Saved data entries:
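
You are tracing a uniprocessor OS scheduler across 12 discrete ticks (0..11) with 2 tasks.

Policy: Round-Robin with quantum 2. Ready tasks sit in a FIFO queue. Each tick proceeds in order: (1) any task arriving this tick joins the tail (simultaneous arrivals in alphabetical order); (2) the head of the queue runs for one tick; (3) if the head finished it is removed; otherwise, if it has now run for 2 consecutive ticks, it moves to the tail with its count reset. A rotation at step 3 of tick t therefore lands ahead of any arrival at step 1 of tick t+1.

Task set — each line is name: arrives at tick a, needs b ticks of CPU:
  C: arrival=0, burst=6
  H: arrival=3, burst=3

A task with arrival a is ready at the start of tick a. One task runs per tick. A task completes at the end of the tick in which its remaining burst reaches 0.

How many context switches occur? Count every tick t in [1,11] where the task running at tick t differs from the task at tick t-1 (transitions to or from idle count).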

Work task: All lines in the data above from the one with "H: arrival=3, burst=3" through the one with "A task with" must be repeated exactly, and no others.

Final answer:
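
  H: arrival=3, burst=3

A task with arrival a is ready at the start of tick a. One task runs per tick. A task completes at the end of the tick in which its remaining burst reaches 0.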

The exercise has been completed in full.